PROBLEM DESCRIPTION - Would you reproduce the entries exactly, including every line?
BEGIN
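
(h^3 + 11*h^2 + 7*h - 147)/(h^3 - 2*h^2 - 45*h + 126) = (h + 7)/(h - 6)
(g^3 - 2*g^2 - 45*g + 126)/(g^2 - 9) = (g^2 + g - 42)/(g + 3)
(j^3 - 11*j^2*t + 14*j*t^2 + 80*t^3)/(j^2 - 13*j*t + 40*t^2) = j + 2*t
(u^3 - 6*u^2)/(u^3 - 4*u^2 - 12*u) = u/(u + 2)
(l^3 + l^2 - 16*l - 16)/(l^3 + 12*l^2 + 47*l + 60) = (l^2 - 3*l - 4)/(l^2 + 8*l + 15)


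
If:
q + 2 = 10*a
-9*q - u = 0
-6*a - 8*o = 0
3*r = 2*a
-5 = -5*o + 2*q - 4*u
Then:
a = 284/1535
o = -213/1535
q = -46/307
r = 568/4605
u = 414/307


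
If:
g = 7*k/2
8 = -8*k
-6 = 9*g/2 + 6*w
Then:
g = -7/2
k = -1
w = 13/8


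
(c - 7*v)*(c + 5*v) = c^2 - 2*c*v - 35*v^2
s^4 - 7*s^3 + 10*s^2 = s^2*(s - 5)*(s - 2)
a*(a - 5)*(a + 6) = a^3 + a^2 - 30*a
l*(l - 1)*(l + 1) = l^3 - l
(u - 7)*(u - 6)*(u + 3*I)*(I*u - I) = I*u^4 - 3*u^3 - 14*I*u^3 + 42*u^2 + 55*I*u^2 - 165*u - 42*I*u + 126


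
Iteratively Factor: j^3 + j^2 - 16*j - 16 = (j + 4)*(j^2 - 3*j - 4) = (j - 4)*(j + 4)*(j + 1)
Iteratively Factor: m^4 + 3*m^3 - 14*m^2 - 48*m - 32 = (m + 4)*(m^3 - m^2 - 10*m - 8) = (m + 1)*(m + 4)*(m^2 - 2*m - 8) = (m + 1)*(m + 2)*(m + 4)*(m - 4)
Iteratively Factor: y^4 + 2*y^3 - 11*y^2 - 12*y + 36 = (y + 3)*(y^3 - y^2 - 8*y + 12) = (y - 2)*(y + 3)*(y^2 + y - 6) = (y - 2)*(y + 3)^2*(y - 2)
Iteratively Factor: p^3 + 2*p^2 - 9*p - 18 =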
END
EXERCISE OUTPUT -
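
(h^3 + 11*h^2 + 7*h - 147)/(h^3 - 2*h^2 - 45*h + 126) = (h + 7)/(h - 6)
(g^3 - 2*g^2 - 45*g + 126)/(g^2 - 9) = (g^2 + g - 42)/(g + 3)
(j^3 - 11*j^2*t + 14*j*t^2 + 80*t^3)/(j^2 - 13*j*t + 40*t^2) = j + 2*t
(u^3 - 6*u^2)/(u^3 - 4*u^2 - 12*u) = u/(u + 2)
(l^3 + l^2 - 16*l - 16)/(l^3 + 12*l^2 + 47*l + 60) = (l^2 - 3*l - 4)/(l^2 + 8*l + 15)


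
If:
q + 2 = 10*a
-9*q - u = 0
-6*a - 8*o = 0
3*r = 2*a
-5 = -5*o + 2*q - 4*u
Then:
a = 284/1535
o = -213/1535
q = -46/307
r = 568/4605
u = 414/307


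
If:
g = 7*k/2
8 = -8*k
-6 = 9*g/2 + 6*w
Then:
g = -7/2
k = -1
w = 13/8


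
(c - 7*v)*(c + 5*v) = c^2 - 2*c*v - 35*v^2
s^4 - 7*s^3 + 10*s^2 = s^2*(s - 5)*(s - 2)
a*(a - 5)*(a + 6) = a^3 + a^2 - 30*a
l*(l - 1)*(l + 1) = l^3 - l
(u - 7)*(u - 6)*(u + 3*I)*(I*u - I) = I*u^4 - 3*u^3 - 14*I*u^3 + 42*u^2 + 55*I*u^2 - 165*u - 42*I*u + 126


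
Iteratively Factor: j^3 + j^2 - 16*j - 16 = (j + 4)*(j^2 - 3*j - 4) = (j - 4)*(j + 4)*(j + 1)
Iteratively Factor: m^4 + 3*m^3 - 14*m^2 - 48*m - 32 = (m + 4)*(m^3 - m^2 - 10*m - 8) = (m + 1)*(m + 4)*(m^2 - 2*m - 8) = (m + 1)*(m + 2)*(m + 4)*(m - 4)
Iteratively Factor: y^4 + 2*y^3 - 11*y^2 - 12*y + 36 = (y + 3)*(y^3 - y^2 - 8*y + 12) = (y - 2)*(y + 3)*(y^2 + y - 6) = (y - 2)*(y + 3)^2*(y - 2)
Iteratively Factor: p^3 + 2*p^2 - 9*p - 18 =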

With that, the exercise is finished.